──────── Records for this exercise

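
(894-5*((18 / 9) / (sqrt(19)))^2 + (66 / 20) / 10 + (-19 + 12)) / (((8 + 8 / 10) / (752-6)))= 628104771 / 8360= 75132.15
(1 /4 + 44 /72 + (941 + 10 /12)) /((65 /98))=1662913 /1170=1421.29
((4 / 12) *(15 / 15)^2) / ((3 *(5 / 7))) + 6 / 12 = 59 / 90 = 0.66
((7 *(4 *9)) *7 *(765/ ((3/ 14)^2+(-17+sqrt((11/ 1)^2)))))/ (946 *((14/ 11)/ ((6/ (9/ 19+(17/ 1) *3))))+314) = -279188280/ 13110467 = -21.30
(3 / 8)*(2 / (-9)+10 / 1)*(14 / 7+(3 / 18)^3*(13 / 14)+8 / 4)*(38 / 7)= 2530781 / 31752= 79.70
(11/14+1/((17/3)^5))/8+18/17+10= 1774240005/159023984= 11.16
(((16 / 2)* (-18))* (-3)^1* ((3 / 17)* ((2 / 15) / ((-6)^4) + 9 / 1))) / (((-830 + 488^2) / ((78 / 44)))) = 1137253 / 221888590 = 0.01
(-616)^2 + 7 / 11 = 4174023 / 11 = 379456.64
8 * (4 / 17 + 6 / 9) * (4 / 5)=1472 / 255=5.77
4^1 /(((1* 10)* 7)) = 2 /35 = 0.06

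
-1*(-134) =134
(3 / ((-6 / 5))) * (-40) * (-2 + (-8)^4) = 409400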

────────────────

▶ **Activity**
All the lines above need to be retyped exactly, with nothing left out.

▶ **Answer space**
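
(894-5*((18 / 9) / (sqrt(19)))^2 + (66 / 20) / 10 + (-19 + 12)) / (((8 + 8 / 10) / (752-6)))= 628104771 / 8360= 75132.15
(1 /4 + 44 /72 + (941 + 10 /12)) /((65 /98))=1662913 /1170=1421.29
((4 / 12) *(15 / 15)^2) / ((3 *(5 / 7))) + 6 / 12 = 59 / 90 = 0.66
((7 *(4 *9)) *7 *(765/ ((3/ 14)^2+(-17+sqrt((11/ 1)^2)))))/ (946 *((14/ 11)/ ((6/ (9/ 19+(17/ 1) *3))))+314) = -279188280/ 13110467 = -21.30
(3 / 8)*(2 / (-9)+10 / 1)*(14 / 7+(3 / 18)^3*(13 / 14)+8 / 4)*(38 / 7)= 2530781 / 31752= 79.70
(11/14+1/((17/3)^5))/8+18/17+10= 1774240005/159023984= 11.16
(((16 / 2)* (-18))* (-3)^1* ((3 / 17)* ((2 / 15) / ((-6)^4) + 9 / 1))) / (((-830 + 488^2) / ((78 / 44)))) = 1137253 / 221888590 = 0.01
(-616)^2 + 7 / 11 = 4174023 / 11 = 379456.64
8 * (4 / 17 + 6 / 9) * (4 / 5)=1472 / 255=5.77
4^1 /(((1* 10)* 7)) = 2 /35 = 0.06

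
-1*(-134) =134
(3 / ((-6 / 5))) * (-40) * (-2 + (-8)^4) = 409400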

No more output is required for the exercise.